The problem – Going through the entries below, copy out each line that contains "does".

*** Data listing Section Begins ***

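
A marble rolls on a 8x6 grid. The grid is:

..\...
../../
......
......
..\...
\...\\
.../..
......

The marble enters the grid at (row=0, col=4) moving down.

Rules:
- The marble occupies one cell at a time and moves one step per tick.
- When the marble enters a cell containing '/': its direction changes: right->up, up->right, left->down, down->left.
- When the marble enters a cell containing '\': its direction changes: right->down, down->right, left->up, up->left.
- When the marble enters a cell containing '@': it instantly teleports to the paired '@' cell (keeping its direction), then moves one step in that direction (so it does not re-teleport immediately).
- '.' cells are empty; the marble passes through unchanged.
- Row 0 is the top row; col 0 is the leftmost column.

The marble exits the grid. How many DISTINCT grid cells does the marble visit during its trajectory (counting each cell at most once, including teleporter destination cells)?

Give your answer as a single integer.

Answer: 9

Derivation:
Step 1: enter (0,4), '.' pass, move down to (1,4)
Step 2: enter (1,4), '.' pass, move down to (2,4)
Step 3: enter (2,4), '.' pass, move down to (3,4)
Step 4: enter (3,4), '.' pass, move down to (4,4)
Step 5: enter (4,4), '.' pass, move down to (5,4)
Step 6: enter (5,4), '\' deflects down->right, move right to (5,5)
Step 7: enter (5,5), '\' deflects right->down, move down to (6,5)
Step 8: enter (6,5), '.' pass, move down to (7,5)
Step 9: enter (7,5), '.' pass, move down to (8,5)
Step 10: at (8,5) — EXIT via bottom edge, pos 5
Distinct cells visited: 9 (path length 9)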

*** Data listing Section Ends ***

Output of the task –
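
- When the marble enters a cell containing '@': it instantly teleports to the paired '@' cell (keeping its direction), then moves one step in that direction (so it does not re-teleport immediately).
The marble exits the grid. How many DISTINCT grid cells does the marble visit during its trajectory (counting each cell at most once, including teleporter destination cells)?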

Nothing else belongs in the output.